* Excerpted data:
########################################

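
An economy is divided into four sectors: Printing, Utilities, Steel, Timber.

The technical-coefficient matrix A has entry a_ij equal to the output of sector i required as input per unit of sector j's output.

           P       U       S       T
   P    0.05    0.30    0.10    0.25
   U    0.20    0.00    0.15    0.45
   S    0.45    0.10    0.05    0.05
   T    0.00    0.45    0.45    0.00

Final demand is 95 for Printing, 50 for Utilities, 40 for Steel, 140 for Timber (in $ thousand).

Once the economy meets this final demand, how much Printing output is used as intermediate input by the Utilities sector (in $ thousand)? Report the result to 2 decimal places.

z_PU = 103.52

I − A =
  [   0.95    -0.30    -0.10    -0.25]
  [  -0.20     1.00    -0.15    -0.45]
  [  -0.45    -0.10     0.95    -0.05]
  [   0.00    -0.45    -0.45     1.00]
Compute the cofactors C_ij = (−1)^(i+j)·(3×3 minor ij) of I−A; the adjugate is their transpose:
adj(I−A) = Cᵀ =
  [ 0.696500   0.408625   0.314875   0.373750]
  [ 0.344125   0.785500   0.377375   0.458375]
  [ 0.383375   0.302000   0.675125   0.265500]
  [ 0.327375   0.489375   0.473625   0.764000]
det(I−A) = Σ_j (I−A)_1j·C_1j = (0.95)(0.696500) + (-0.30)(0.344125) + (-0.10)(0.383375) + (-0.25)(0.327375) = 0.43825625
(I − A)⁻¹ = adj(I−A) / det(I−A) ≈
  [   1.5893     0.9324     0.7185     0.8528]
  [   0.7852     1.7923     0.8611     1.0459]
  [   0.8748     0.6891     1.5405     0.6058]
  [   0.7470     1.1166     1.0807     1.7433]
First solve x = (I − A)⁻¹ d = adj(I−A)·d / det(I−A); in particular x_U = (0.344125·95 + 0.785500·50 + 0.377375·40 + 0.458375·140) / 0.43825625 = 151.234375 / 0.43825625 ≈ 345.0821.
Intermediate flow from P to U: z_PU = a_PU · x_U = 0.30 × 151.234375 / 0.43825625 = 45.3703125 / 0.43825625 ≈ 103.52.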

########################################

In the records above, find each line holding "Steel" and copy it.

* Reply to the exercise:
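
An economy is divided into four sectors: Printing, Utilities, Steel, Timber.
Final demand is 95 for Printing, 50 for Utilities, 40 for Steel, 140 for Timber (in $ thousand).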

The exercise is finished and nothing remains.